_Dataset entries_
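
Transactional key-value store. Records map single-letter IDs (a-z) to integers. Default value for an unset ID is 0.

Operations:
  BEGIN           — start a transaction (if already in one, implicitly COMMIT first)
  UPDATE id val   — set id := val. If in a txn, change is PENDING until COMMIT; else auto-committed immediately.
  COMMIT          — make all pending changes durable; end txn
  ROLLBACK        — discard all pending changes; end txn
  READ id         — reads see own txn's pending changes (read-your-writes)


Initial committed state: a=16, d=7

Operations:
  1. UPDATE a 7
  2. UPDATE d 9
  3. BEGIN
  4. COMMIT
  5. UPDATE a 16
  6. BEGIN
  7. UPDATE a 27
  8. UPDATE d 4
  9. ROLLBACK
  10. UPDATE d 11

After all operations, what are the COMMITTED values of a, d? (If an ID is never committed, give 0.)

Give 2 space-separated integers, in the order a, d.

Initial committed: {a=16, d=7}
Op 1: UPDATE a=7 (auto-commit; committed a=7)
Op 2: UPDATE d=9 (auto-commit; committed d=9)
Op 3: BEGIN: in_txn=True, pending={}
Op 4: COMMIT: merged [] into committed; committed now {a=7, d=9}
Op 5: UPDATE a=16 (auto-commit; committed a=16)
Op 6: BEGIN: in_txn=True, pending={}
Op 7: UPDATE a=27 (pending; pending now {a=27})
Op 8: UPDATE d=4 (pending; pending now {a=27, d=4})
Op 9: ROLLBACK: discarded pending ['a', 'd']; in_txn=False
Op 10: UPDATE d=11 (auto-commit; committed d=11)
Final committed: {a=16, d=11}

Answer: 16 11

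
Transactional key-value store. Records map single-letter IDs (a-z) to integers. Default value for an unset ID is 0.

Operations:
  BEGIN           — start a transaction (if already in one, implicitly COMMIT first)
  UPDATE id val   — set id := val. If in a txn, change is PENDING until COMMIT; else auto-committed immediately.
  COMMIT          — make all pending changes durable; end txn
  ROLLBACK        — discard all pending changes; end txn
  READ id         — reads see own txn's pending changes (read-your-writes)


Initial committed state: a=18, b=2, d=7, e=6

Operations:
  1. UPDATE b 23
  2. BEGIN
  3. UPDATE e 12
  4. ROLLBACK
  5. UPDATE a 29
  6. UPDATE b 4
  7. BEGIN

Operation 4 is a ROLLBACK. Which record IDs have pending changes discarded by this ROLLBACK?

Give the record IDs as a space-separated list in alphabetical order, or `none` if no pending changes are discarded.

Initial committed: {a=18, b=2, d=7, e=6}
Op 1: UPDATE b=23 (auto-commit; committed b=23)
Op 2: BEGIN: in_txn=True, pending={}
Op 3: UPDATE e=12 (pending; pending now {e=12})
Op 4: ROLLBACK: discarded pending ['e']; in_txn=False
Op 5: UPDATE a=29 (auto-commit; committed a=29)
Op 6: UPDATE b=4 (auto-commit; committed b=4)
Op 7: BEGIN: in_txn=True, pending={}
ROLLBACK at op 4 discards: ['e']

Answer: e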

_Requirement_
Reproduce the entries in full, exactly as written.

_Answer space_
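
Transactional key-value store. Records map single-letter IDs (a-z) to integers. Default value for an unset ID is 0.

Operations:
  BEGIN           — start a transaction (if already in one, implicitly COMMIT first)
  UPDATE id val   — set id := val. If in a txn, change is PENDING until COMMIT; else auto-committed immediately.
  COMMIT          — make all pending changes durable; end txn
  ROLLBACK        — discard all pending changes; end txn
  READ id         — reads see own txn's pending changes (read-your-writes)


Initial committed state: a=16, d=7

Operations:
  1. UPDATE a 7
  2. UPDATE d 9
  3. BEGIN
  4. COMMIT
  5. UPDATE a 16
  6. BEGIN
  7. UPDATE a 27
  8. UPDATE d 4
  9. ROLLBACK
  10. UPDATE d 11

After all operations, what are the COMMITTED values of a, d? (If an ID is never committed, give 0.)

Give 2 space-separated integers, in the order a, d.

Initial committed: {a=16, d=7}
Op 1: UPDATE a=7 (auto-commit; committed a=7)
Op 2: UPDATE d=9 (auto-commit; committed d=9)
Op 3: BEGIN: in_txn=True, pending={}
Op 4: COMMIT: merged [] into committed; committed now {a=7, d=9}
Op 5: UPDATE a=16 (auto-commit; committed a=16)
Op 6: BEGIN: in_txn=True, pending={}
Op 7: UPDATE a=27 (pending; pending now {a=27})
Op 8: UPDATE d=4 (pending; pending now {a=27, d=4})
Op 9: ROLLBACK: discarded pending ['a', 'd']; in_txn=False
Op 10: UPDATE d=11 (auto-commit; committed d=11)
Final committed: {a=16, d=11}

Answer: 16 11

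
Transactional key-value store. Records map single-letter IDs (a-z) to integers. Default value for an unset ID is 0.

Operations:
  BEGIN           — start a transaction (if already in one, implicitly COMMIT first)
  UPDATE id val   — set id := val. If in a txn, change is PENDING until COMMIT; else auto-committed immediately.
  COMMIT          — make all pending changes durable; end txn
  ROLLBACK        — discard all pending changes; end txn
  READ id         — reads see own txn's pending changes (read-your-writes)


Initial committed state: a=18, b=2, d=7, e=6

Operations:
  1. UPDATE b 23
  2. BEGIN
  3. UPDATE e 12
  4. ROLLBACK
  5. UPDATE a 29
  6. UPDATE b 4
  7. BEGIN

Operation 4 is a ROLLBACK. Which record IDs have pending changes discarded by this ROLLBACK?

Give the record IDs as a space-separated list in alphabetical order, or `none` if no pending changes are discarded.

Initial committed: {a=18, b=2, d=7, e=6}
Op 1: UPDATE b=23 (auto-commit; committed b=23)
Op 2: BEGIN: in_txn=True, pending={}
Op 3: UPDATE e=12 (pending; pending now {e=12})
Op 4: ROLLBACK: discarded pending ['e']; in_txn=False
Op 5: UPDATE a=29 (auto-commit; committed a=29)
Op 6: UPDATE b=4 (auto-commit; committed b=4)
Op 7: BEGIN: in_txn=True, pending={}
ROLLBACK at op 4 discards: ['e']

Answer: e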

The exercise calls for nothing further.